Records for this task Start Marker
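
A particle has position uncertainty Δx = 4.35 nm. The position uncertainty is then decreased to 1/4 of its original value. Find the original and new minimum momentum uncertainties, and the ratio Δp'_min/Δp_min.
Original Δp_min = 1.212 × 10^-26 kg·m/s; new Δp'_min = 4.849 × 10^-26 kg·m/s; ratio Δp'_min/Δp_min = 4.

From the uncertainty principle ΔxΔp ≥ ℏ/2, the minimum momentum uncertainty is Δp_min = ℏ/(2Δx).

Original (Δx = 4.35 nm = 4.350e-09 m):
Δp_min = (1.055e-34 J·s)/(2 × 4.350e-09 m) = 1.212e-26 kg·m/s

When Δx → (1/4)Δx:
Δp'_min = ℏ/(2 × (1/4)Δx) = 4 × ℏ/(2Δx) = 4 × Δp_min
Δp'_min = 4 × 1.212e-26 kg·m/s = 4.849e-26 kg·m/s

Since Δp_min ∝ 1/Δx, when Δx is decreased to 1/4 of its original value, Δp_min increases to 4 times its original value.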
Records for this task End Marker
**Task prompt:** Everything in the listing is to be restated exactly.

**Exercise output:**
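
A particle has position uncertainty Δx = 4.35 nm. The position uncertainty is then decreased to 1/4 of its original value. Find the original and new minimum momentum uncertainties, and the ratio Δp'_min/Δp_min.
Original Δp_min = 1.212 × 10^-26 kg·m/s; new Δp'_min = 4.849 × 10^-26 kg·m/s; ratio Δp'_min/Δp_min = 4.

From the uncertainty principle ΔxΔp ≥ ℏ/2, the minimum momentum uncertainty is Δp_min = ℏ/(2Δx).

Original (Δx = 4.35 nm = 4.350e-09 m):
Δp_min = (1.055e-34 J·s)/(2 × 4.350e-09 m) = 1.212e-26 kg·m/s

When Δx → (1/4)Δx:
Δp'_min = ℏ/(2 × (1/4)Δx) = 4 × ℏ/(2Δx) = 4 × Δp_min
Δp'_min = 4 × 1.212e-26 kg·m/s = 4.849e-26 kg·m/s

Since Δp_min ∝ 1/Δx, when Δx is decreased to 1/4 of its original value, Δp_min increases to 4 times its original value.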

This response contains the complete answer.